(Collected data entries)

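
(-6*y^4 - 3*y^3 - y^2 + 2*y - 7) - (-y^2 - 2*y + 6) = -6*y^4 - 3*y^3 + 4*y - 13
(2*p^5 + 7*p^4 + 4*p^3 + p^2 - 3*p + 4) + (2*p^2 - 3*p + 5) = 2*p^5 + 7*p^4 + 4*p^3 + 3*p^2 - 6*p + 9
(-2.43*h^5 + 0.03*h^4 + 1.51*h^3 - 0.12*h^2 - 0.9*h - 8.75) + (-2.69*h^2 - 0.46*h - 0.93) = -2.43*h^5 + 0.03*h^4 + 1.51*h^3 - 2.81*h^2 - 1.36*h - 9.68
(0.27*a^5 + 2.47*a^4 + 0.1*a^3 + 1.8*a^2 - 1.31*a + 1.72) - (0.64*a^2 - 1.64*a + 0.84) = 0.27*a^5 + 2.47*a^4 + 0.1*a^3 + 1.16*a^2 + 0.33*a + 0.88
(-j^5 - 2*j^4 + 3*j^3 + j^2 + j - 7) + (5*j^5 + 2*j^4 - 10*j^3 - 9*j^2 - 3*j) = 4*j^5 - 7*j^3 - 8*j^2 - 2*j - 7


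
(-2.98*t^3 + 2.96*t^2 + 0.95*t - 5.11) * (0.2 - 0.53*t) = 1.5794*t^4 - 2.1648*t^3 + 0.0885*t^2 + 2.8983*t - 1.022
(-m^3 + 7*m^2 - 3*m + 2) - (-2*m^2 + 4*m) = -m^3 + 9*m^2 - 7*m + 2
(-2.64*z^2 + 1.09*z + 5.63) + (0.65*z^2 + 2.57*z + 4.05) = -1.99*z^2 + 3.66*z + 9.68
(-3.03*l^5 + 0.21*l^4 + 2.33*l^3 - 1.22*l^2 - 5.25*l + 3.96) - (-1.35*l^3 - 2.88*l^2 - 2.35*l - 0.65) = -3.03*l^5 + 0.21*l^4 + 3.68*l^3 + 1.66*l^2 - 2.9*l + 4.61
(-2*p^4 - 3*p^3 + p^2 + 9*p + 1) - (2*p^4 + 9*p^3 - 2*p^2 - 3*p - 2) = -4*p^4 - 12*p^3 + 3*p^2 + 12*p + 3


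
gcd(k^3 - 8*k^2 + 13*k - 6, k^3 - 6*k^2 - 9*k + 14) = k - 1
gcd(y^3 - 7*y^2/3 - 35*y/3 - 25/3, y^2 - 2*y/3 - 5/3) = y + 1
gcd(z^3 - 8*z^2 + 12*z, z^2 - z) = z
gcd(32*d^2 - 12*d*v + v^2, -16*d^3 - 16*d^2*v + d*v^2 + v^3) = -4*d + v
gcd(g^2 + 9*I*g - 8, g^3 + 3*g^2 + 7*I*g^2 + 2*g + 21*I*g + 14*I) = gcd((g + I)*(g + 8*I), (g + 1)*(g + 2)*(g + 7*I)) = 1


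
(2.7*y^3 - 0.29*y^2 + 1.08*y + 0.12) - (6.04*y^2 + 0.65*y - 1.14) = 2.7*y^3 - 6.33*y^2 + 0.43*y + 1.26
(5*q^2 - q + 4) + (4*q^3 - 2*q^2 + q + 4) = 4*q^3 + 3*q^2 + 8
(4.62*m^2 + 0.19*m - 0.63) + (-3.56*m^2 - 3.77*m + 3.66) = 1.06*m^2 - 3.58*m + 3.03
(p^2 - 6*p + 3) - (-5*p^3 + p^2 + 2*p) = 5*p^3 - 8*p + 3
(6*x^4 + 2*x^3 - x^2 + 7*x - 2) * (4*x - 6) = 24*x^5 - 28*x^4 - 16*x^3 + 34*x^2 - 50*x + 12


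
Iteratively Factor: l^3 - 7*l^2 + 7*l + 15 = (l - 3)*(l^2 - 4*l - 5) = (l - 3)*(l + 1)*(l - 5)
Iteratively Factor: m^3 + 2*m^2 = (m + 2)*(m^2) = m*(m + 2)*(m)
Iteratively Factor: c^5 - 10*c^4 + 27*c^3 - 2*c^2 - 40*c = (c + 1)*(c^4 - 11*c^3 + 38*c^2 - 40*c) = (c - 5)*(c + 1)*(c^3 - 6*c^2 + 8*c) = (c - 5)*(c - 2)*(c + 1)*(c^2 - 4*c) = c*(c - 5)*(c - 2)*(c + 1)*(c - 4)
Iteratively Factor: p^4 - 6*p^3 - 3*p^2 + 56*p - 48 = (p - 4)*(p^3 - 2*p^2 - 11*p + 12) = (p - 4)*(p - 1)*(p^2 - p - 12) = (p - 4)^2*(p - 1)*(p + 3)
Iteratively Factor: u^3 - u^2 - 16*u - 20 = (u + 2)*(u^2 - 3*u - 10) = (u + 2)^2*(u - 5)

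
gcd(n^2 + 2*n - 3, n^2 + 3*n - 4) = n - 1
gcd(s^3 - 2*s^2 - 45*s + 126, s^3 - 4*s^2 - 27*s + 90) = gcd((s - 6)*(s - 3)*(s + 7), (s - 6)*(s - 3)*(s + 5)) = s^2 - 9*s + 18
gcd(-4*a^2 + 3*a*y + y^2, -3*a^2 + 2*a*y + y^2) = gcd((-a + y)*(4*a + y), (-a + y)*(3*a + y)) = -a + y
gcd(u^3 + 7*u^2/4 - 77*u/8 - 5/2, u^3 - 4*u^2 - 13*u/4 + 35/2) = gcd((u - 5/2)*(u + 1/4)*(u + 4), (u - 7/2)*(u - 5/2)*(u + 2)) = u - 5/2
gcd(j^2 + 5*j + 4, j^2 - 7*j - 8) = j + 1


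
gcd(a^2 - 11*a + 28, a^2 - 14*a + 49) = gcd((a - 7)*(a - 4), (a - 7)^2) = a - 7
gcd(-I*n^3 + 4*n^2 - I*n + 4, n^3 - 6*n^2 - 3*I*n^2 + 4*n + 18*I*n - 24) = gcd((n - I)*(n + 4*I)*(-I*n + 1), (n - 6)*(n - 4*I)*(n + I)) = n + I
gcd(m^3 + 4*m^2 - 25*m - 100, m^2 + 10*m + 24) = m + 4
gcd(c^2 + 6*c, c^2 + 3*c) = c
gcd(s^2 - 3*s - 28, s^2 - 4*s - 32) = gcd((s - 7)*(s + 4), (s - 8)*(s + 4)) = s + 4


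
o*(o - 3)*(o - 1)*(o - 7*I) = o^4 - 4*o^3 - 7*I*o^3 + 3*o^2 + 28*I*o^2 - 21*I*o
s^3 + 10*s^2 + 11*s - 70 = (s - 2)*(s + 5)*(s + 7)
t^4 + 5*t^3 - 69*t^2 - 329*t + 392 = (t - 8)*(t - 1)*(t + 7)^2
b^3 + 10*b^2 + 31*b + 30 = (b + 2)*(b + 3)*(b + 5)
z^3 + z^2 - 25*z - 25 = (z - 5)*(z + 1)*(z + 5)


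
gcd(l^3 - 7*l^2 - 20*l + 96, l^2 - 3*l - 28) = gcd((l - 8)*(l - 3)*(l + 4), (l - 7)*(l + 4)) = l + 4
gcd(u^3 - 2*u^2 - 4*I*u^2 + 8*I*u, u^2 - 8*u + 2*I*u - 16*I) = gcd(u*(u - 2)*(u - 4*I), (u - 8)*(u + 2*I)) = 1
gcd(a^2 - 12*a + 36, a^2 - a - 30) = a - 6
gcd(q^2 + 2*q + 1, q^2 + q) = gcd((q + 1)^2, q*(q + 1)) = q + 1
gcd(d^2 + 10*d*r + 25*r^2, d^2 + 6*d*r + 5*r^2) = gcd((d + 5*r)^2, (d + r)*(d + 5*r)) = d + 5*r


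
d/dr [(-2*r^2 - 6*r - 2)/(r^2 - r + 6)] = 2*(4*r^2 - 10*r - 19)/(r^4 - 2*r^3 + 13*r^2 - 12*r + 36)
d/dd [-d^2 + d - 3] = 1 - 2*d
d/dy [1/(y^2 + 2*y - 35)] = 2*(-y - 1)/(y^2 + 2*y - 35)^2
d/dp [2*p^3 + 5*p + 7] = 6*p^2 + 5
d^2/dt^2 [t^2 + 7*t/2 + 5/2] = 2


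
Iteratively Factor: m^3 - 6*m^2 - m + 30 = (m + 2)*(m^2 - 8*m + 15) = (m - 5)*(m + 2)*(m - 3)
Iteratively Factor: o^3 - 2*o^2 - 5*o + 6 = (o - 1)*(o^2 - o - 6) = (o - 1)*(o + 2)*(o - 3)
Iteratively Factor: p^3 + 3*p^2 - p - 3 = (p - 1)*(p^2 + 4*p + 3) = (p - 1)*(p + 1)*(p + 3)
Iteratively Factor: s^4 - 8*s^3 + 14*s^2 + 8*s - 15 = (s - 3)*(s^3 - 5*s^2 - s + 5) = (s - 3)*(s + 1)*(s^2 - 6*s + 5) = (s - 5)*(s - 3)*(s + 1)*(s - 1)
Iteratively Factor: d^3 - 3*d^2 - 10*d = (d + 2)*(d^2 - 5*d) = (d - 5)*(d + 2)*(d)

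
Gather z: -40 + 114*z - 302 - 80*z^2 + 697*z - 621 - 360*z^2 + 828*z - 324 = -440*z^2 + 1639*z - 1287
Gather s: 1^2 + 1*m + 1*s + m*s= m + s*(m + 1) + 1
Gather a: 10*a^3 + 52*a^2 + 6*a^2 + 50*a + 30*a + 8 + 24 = 10*a^3 + 58*a^2 + 80*a + 32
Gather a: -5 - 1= -6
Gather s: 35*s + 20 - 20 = 35*s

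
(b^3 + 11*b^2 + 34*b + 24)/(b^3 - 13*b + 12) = (b^2 + 7*b + 6)/(b^2 - 4*b + 3)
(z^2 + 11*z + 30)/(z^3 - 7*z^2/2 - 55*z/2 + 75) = 2*(z + 6)/(2*z^2 - 17*z + 30)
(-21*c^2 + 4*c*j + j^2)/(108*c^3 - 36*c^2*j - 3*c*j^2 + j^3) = (-7*c - j)/(36*c^2 - j^2)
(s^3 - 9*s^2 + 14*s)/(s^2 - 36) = s*(s^2 - 9*s + 14)/(s^2 - 36)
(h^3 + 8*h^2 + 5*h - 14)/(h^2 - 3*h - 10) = (h^2 + 6*h - 7)/(h - 5)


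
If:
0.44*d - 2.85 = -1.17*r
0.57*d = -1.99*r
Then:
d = 27.18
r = -7.78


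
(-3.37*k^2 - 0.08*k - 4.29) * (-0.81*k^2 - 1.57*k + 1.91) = 2.7297*k^4 + 5.3557*k^3 - 2.8362*k^2 + 6.5825*k - 8.1939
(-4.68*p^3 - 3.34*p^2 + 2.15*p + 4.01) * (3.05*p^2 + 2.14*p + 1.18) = -14.274*p^5 - 20.2022*p^4 - 6.1125*p^3 + 12.8903*p^2 + 11.1184*p + 4.7318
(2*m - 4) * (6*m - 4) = 12*m^2 - 32*m + 16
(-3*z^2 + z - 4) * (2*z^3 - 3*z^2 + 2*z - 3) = -6*z^5 + 11*z^4 - 17*z^3 + 23*z^2 - 11*z + 12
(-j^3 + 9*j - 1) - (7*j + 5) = -j^3 + 2*j - 6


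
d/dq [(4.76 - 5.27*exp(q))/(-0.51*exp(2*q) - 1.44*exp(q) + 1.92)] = (-2.6877*exp(2*q) + 4.8552*exp(q) - 3.264)*exp(q)/(0.2601*exp(4*q) + 1.4688*exp(3*q) + 0.1152*exp(2*q) - 5.5296*exp(q) + 3.6864)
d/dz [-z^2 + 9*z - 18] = 9 - 2*z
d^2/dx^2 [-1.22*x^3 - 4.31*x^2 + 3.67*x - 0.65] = -7.32*x - 8.62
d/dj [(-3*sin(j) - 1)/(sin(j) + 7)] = -20*cos(j)/(sin(j) + 7)^2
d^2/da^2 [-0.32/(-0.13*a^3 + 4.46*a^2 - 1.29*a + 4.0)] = ((2.8544 - 0.2496*a)*(0.13*a^3 - 4.46*a^2 + 1.29*a - 4.0) + 0.32*(0.39*a^2 - 8.92*a + 1.29)*(0.78*a^2 - 17.84*a + 2.58))/(0.13*a^3 - 4.46*a^2 + 1.29*a - 4.0)^3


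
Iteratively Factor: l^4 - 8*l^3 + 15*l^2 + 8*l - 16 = (l - 4)*(l^3 - 4*l^2 - l + 4) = (l - 4)^2*(l^2 - 1) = (l - 4)^2*(l - 1)*(l + 1)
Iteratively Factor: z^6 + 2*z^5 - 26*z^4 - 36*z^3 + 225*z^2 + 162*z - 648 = (z - 3)*(z^5 + 5*z^4 - 11*z^3 - 69*z^2 + 18*z + 216) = (z - 3)*(z + 3)*(z^4 + 2*z^3 - 17*z^2 - 18*z + 72) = (z - 3)^2*(z + 3)*(z^3 + 5*z^2 - 2*z - 24) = (z - 3)^2*(z - 2)*(z + 3)*(z^2 + 7*z + 12) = (z - 3)^2*(z - 2)*(z + 3)^2*(z + 4)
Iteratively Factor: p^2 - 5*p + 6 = (p - 3)*(p - 2)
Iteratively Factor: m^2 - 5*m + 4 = (m - 1)*(m - 4)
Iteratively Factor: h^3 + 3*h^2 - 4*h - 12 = (h + 2)*(h^2 + h - 6) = (h + 2)*(h + 3)*(h - 2)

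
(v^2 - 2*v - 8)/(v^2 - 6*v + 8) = (v + 2)/(v - 2)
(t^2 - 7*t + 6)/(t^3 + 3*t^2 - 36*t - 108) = (t - 1)/(t^2 + 9*t + 18)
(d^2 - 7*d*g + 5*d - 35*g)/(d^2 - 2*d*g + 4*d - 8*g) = (d^2 - 7*d*g + 5*d - 35*g)/(d^2 - 2*d*g + 4*d - 8*g)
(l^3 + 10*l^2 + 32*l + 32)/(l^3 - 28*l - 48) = (l + 4)/(l - 6)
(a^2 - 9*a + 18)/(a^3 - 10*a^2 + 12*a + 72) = (a - 3)/(a^2 - 4*a - 12)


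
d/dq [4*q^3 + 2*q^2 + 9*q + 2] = 12*q^2 + 4*q + 9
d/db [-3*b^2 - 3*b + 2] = -6*b - 3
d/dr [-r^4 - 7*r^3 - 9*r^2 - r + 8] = -4*r^3 - 21*r^2 - 18*r - 1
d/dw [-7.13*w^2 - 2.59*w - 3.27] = -14.26*w - 2.59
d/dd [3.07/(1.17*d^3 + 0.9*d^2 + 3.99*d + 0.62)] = (-10.7757*d^2 - 5.526*d - 12.2493)/(1.17*d^3 + 0.9*d^2 + 3.99*d + 0.62)^2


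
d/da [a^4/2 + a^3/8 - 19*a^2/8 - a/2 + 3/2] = 2*a^3 + 3*a^2/8 - 19*a/4 - 1/2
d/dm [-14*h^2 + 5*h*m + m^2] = 5*h + 2*m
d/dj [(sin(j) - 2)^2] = 2*(sin(j) - 2)*cos(j)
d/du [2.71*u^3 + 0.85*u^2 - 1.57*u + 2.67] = 8.13*u^2 + 1.7*u - 1.57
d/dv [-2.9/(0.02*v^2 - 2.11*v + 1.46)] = (0.116*v - 6.119)/(0.02*v^2 - 2.11*v + 1.46)^2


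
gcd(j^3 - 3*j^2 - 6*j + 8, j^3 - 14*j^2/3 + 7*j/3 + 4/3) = j^2 - 5*j + 4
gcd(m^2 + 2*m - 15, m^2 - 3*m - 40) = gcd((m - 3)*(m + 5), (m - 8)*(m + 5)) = m + 5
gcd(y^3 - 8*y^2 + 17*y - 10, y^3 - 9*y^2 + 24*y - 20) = y^2 - 7*y + 10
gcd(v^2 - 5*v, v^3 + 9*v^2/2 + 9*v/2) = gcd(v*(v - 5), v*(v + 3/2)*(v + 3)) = v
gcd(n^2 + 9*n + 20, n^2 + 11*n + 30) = n + 5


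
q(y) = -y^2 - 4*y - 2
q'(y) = -2*y - 4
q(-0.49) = -0.28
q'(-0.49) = -3.02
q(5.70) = -57.29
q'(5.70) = -15.40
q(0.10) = -2.41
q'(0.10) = -4.20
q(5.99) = -61.84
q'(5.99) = -15.98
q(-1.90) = 1.99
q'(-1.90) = -0.20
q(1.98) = -13.84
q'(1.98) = -7.96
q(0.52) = -4.35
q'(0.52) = -5.04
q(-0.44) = -0.43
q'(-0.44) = -3.12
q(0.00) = -2.00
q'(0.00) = -4.00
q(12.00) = -194.00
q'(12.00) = -28.00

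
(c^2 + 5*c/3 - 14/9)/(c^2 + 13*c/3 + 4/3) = (9*c^2 + 15*c - 14)/(3*(3*c^2 + 13*c + 4))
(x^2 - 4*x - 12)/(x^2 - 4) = (x - 6)/(x - 2)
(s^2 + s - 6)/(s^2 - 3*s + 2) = (s + 3)/(s - 1)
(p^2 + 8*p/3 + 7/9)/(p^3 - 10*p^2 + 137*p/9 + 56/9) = (3*p + 7)/(3*p^2 - 31*p + 56)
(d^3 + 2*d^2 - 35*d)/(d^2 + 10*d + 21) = d*(d - 5)/(d + 3)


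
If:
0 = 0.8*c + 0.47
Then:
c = -0.59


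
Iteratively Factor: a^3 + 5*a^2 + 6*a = (a + 2)*(a^2 + 3*a) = (a + 2)*(a + 3)*(a)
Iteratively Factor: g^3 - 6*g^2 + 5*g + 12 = (g - 3)*(g^2 - 3*g - 4) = (g - 4)*(g - 3)*(g + 1)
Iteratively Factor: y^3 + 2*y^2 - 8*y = (y)*(y^2 + 2*y - 8) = y*(y + 4)*(y - 2)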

What to do: Could you retype exactly the lines above, starting at the line that contains "gcd(q^2 + 2*q" and ending at the line that contains "Gather z: -40", and nothing more?

Finished exercise:
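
gcd(q^2 + 2*q + 1, q^2 + q) = gcd((q + 1)^2, q*(q + 1)) = q + 1
gcd(d^2 + 10*d*r + 25*r^2, d^2 + 6*d*r + 5*r^2) = gcd((d + 5*r)^2, (d + r)*(d + 5*r)) = d + 5*r


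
d/dr [(-2*r^2 - 6*r - 2)/(r^2 - r + 6)] = 2*(4*r^2 - 10*r - 19)/(r^4 - 2*r^3 + 13*r^2 - 12*r + 36)
d/dd [-d^2 + d - 3] = 1 - 2*d
d/dy [1/(y^2 + 2*y - 35)] = 2*(-y - 1)/(y^2 + 2*y - 35)^2
d/dp [2*p^3 + 5*p + 7] = 6*p^2 + 5
d^2/dt^2 [t^2 + 7*t/2 + 5/2] = 2


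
Iteratively Factor: m^3 - 6*m^2 - m + 30 = (m + 2)*(m^2 - 8*m + 15) = (m - 5)*(m + 2)*(m - 3)
Iteratively Factor: o^3 - 2*o^2 - 5*o + 6 = (o - 1)*(o^2 - o - 6) = (o - 1)*(o + 2)*(o - 3)
Iteratively Factor: p^3 + 3*p^2 - p - 3 = (p - 1)*(p^2 + 4*p + 3) = (p - 1)*(p + 1)*(p + 3)
Iteratively Factor: s^4 - 8*s^3 + 14*s^2 + 8*s - 15 = (s - 3)*(s^3 - 5*s^2 - s + 5) = (s - 3)*(s + 1)*(s^2 - 6*s + 5) = (s - 5)*(s - 3)*(s + 1)*(s - 1)
Iteratively Factor: d^3 - 3*d^2 - 10*d = (d + 2)*(d^2 - 5*d) = (d - 5)*(d + 2)*(d)

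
Gather z: -40 + 114*z - 302 - 80*z^2 + 697*z - 621 - 360*z^2 + 828*z - 324 = -440*z^2 + 1639*z - 1287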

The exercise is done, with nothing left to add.